* INSTRUCTIONS TO FOLLOW *
Whenever the string "were" turns up in a line of the data below, copy that line.

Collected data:
* * *
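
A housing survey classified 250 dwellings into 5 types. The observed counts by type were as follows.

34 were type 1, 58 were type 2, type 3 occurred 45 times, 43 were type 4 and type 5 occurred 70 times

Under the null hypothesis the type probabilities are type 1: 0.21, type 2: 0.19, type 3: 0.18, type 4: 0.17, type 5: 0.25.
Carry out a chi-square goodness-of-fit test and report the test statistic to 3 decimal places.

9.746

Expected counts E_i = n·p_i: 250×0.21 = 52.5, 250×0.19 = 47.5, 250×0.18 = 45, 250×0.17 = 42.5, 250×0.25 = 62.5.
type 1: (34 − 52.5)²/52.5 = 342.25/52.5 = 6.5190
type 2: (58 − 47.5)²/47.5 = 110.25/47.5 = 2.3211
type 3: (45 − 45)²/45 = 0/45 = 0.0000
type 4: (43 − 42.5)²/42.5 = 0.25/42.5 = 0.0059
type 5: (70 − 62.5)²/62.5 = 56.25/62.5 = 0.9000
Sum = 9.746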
* * *
* SOLUTION *
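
A housing survey classified 250 dwellings into 5 types. The observed counts by type were as follows.
34 were type 1, 58 were type 2, type 3 occurred 45 times, 43 were type 4 and type 5 occurred 70 times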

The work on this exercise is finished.